**TASK ITEM:**
The response should be an exact copy of every record.
EXCERPTED RECORDS Block Start
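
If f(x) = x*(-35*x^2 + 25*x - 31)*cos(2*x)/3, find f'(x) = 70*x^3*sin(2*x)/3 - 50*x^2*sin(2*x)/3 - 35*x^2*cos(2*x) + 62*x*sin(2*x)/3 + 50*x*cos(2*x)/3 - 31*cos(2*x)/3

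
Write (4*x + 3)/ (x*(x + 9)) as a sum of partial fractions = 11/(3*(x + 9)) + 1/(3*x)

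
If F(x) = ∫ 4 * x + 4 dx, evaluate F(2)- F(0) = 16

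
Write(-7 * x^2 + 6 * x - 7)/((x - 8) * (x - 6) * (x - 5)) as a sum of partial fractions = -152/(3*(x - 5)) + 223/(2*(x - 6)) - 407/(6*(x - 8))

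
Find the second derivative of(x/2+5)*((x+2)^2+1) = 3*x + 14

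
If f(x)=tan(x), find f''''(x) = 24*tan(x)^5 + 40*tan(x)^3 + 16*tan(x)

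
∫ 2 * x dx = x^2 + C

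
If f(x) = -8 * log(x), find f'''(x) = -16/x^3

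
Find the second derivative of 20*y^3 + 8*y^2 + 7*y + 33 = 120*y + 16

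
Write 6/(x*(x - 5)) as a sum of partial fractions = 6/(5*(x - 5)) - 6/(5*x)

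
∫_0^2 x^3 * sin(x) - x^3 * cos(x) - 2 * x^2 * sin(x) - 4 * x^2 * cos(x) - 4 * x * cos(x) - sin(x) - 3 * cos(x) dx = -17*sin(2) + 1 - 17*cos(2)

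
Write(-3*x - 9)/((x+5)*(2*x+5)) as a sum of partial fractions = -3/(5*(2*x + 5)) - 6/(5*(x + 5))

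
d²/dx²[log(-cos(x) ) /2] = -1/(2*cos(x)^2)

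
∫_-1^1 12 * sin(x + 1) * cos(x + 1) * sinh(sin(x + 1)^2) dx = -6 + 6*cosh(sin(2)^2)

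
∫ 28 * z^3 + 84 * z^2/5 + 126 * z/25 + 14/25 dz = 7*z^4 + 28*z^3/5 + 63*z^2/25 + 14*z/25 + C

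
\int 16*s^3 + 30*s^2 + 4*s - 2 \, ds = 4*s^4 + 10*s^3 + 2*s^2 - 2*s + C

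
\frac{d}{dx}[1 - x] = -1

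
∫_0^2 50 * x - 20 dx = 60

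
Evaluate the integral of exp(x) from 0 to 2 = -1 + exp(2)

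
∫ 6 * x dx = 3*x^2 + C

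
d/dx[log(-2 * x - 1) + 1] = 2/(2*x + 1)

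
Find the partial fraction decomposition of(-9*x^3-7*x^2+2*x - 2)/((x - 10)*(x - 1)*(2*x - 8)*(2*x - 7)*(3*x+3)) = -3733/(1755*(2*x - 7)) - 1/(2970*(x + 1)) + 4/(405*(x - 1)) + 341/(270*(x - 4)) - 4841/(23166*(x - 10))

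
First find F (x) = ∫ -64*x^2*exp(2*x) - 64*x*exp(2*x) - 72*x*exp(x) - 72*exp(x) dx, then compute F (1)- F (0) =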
EXCERPTED RECORDS Block End
**TASK OUTPUT:**
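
If f(x) = x*(-35*x^2 + 25*x - 31)*cos(2*x)/3, find f'(x) = 70*x^3*sin(2*x)/3 - 50*x^2*sin(2*x)/3 - 35*x^2*cos(2*x) + 62*x*sin(2*x)/3 + 50*x*cos(2*x)/3 - 31*cos(2*x)/3

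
Write (4*x + 3)/ (x*(x + 9)) as a sum of partial fractions = 11/(3*(x + 9)) + 1/(3*x)

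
If F(x) = ∫ 4 * x + 4 dx, evaluate F(2)- F(0) = 16

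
Write(-7 * x^2 + 6 * x - 7)/((x - 8) * (x - 6) * (x - 5)) as a sum of partial fractions = -152/(3*(x - 5)) + 223/(2*(x - 6)) - 407/(6*(x - 8))

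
Find the second derivative of(x/2+5)*((x+2)^2+1) = 3*x + 14

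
If f(x)=tan(x), find f''''(x) = 24*tan(x)^5 + 40*tan(x)^3 + 16*tan(x)

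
∫ 2 * x dx = x^2 + C

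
If f(x) = -8 * log(x), find f'''(x) = -16/x^3

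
Find the second derivative of 20*y^3 + 8*y^2 + 7*y + 33 = 120*y + 16

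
Write 6/(x*(x - 5)) as a sum of partial fractions = 6/(5*(x - 5)) - 6/(5*x)

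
∫_0^2 x^3 * sin(x) - x^3 * cos(x) - 2 * x^2 * sin(x) - 4 * x^2 * cos(x) - 4 * x * cos(x) - sin(x) - 3 * cos(x) dx = -17*sin(2) + 1 - 17*cos(2)

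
Write(-3*x - 9)/((x+5)*(2*x+5)) as a sum of partial fractions = -3/(5*(2*x + 5)) - 6/(5*(x + 5))

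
d²/dx²[log(-cos(x) ) /2] = -1/(2*cos(x)^2)

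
∫_-1^1 12 * sin(x + 1) * cos(x + 1) * sinh(sin(x + 1)^2) dx = -6 + 6*cosh(sin(2)^2)

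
∫ 28 * z^3 + 84 * z^2/5 + 126 * z/25 + 14/25 dz = 7*z^4 + 28*z^3/5 + 63*z^2/25 + 14*z/25 + C

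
\int 16*s^3 + 30*s^2 + 4*s - 2 \, ds = 4*s^4 + 10*s^3 + 2*s^2 - 2*s + C

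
\frac{d}{dx}[1 - x] = -1

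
∫_0^2 50 * x - 20 dx = 60

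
Evaluate the integral of exp(x) from 0 to 2 = -1 + exp(2)

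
∫ 6 * x dx = 3*x^2 + C

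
d/dx[log(-2 * x - 1) + 1] = 2/(2*x + 1)

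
Find the partial fraction decomposition of(-9*x^3-7*x^2+2*x - 2)/((x - 10)*(x - 1)*(2*x - 8)*(2*x - 7)*(3*x+3)) = -3733/(1755*(2*x - 7)) - 1/(2970*(x + 1)) + 4/(405*(x - 1)) + 341/(270*(x - 4)) - 4841/(23166*(x - 10))

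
First find F (x) = ∫ -64*x^2*exp(2*x) - 64*x*exp(2*x) - 72*x*exp(x) - 72*exp(x) dx, then compute F (1)- F (0) =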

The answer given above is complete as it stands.